[Dataset records]
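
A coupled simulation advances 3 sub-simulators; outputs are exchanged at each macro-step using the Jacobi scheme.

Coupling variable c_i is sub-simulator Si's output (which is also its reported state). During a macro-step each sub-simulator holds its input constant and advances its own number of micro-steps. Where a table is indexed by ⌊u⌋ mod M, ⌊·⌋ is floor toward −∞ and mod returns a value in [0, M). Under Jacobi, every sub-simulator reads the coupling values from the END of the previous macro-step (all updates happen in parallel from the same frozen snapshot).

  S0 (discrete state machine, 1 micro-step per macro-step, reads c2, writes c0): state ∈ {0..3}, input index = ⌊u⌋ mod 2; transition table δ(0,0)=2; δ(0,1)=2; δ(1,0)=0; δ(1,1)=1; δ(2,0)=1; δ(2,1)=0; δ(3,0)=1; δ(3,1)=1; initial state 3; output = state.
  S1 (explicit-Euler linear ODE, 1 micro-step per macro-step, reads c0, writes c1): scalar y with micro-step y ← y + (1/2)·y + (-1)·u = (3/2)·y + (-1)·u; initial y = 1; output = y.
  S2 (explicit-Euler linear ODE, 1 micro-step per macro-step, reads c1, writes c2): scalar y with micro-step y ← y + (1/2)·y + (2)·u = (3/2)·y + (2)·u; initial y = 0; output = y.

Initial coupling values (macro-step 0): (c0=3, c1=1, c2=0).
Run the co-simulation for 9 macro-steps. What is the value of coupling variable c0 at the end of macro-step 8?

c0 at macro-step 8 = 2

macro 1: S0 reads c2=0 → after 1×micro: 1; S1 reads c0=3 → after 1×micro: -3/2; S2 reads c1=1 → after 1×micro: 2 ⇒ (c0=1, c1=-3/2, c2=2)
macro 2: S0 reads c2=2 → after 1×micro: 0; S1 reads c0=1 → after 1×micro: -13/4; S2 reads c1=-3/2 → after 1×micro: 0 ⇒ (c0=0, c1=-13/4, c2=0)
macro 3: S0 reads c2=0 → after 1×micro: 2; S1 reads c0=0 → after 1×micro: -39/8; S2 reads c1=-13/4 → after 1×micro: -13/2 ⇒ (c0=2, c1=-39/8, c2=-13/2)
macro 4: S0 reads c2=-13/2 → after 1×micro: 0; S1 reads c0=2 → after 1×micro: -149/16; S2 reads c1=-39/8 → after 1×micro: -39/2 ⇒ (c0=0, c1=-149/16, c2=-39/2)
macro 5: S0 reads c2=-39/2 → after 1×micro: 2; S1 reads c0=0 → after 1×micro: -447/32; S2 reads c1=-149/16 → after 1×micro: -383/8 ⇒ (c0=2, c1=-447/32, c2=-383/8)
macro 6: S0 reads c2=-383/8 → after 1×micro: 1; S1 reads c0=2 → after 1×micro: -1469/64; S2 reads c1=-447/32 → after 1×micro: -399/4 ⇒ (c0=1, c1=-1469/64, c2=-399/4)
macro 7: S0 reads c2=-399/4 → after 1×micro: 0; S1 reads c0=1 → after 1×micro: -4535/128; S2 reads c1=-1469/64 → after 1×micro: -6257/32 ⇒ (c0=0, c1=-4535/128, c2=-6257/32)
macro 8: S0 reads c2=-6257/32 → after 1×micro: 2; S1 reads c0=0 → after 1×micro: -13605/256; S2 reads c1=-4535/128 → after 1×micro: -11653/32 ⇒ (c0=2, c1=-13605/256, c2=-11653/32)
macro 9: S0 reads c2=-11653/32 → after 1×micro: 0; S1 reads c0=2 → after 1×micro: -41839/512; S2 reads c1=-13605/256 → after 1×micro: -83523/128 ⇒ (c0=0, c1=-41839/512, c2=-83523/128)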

==

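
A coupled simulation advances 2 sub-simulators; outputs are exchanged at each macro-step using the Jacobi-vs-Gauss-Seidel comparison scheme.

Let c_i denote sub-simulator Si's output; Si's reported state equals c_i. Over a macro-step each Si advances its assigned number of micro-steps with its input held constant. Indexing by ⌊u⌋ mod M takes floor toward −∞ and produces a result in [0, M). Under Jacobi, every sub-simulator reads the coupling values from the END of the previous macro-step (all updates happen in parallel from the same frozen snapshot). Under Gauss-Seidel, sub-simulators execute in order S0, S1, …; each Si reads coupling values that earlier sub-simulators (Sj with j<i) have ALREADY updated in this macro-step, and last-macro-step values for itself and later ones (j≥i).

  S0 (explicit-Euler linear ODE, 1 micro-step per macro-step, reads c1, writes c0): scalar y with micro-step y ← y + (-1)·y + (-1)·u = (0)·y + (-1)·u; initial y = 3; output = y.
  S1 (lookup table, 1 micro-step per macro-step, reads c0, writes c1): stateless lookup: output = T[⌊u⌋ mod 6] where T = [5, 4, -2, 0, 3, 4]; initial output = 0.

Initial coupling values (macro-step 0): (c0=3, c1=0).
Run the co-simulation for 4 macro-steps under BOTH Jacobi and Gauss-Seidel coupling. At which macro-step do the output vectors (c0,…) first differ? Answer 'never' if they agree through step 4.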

* _What to do_
In the data, how many lines include the string "using"? Reply with only that number.

* _The answer_
2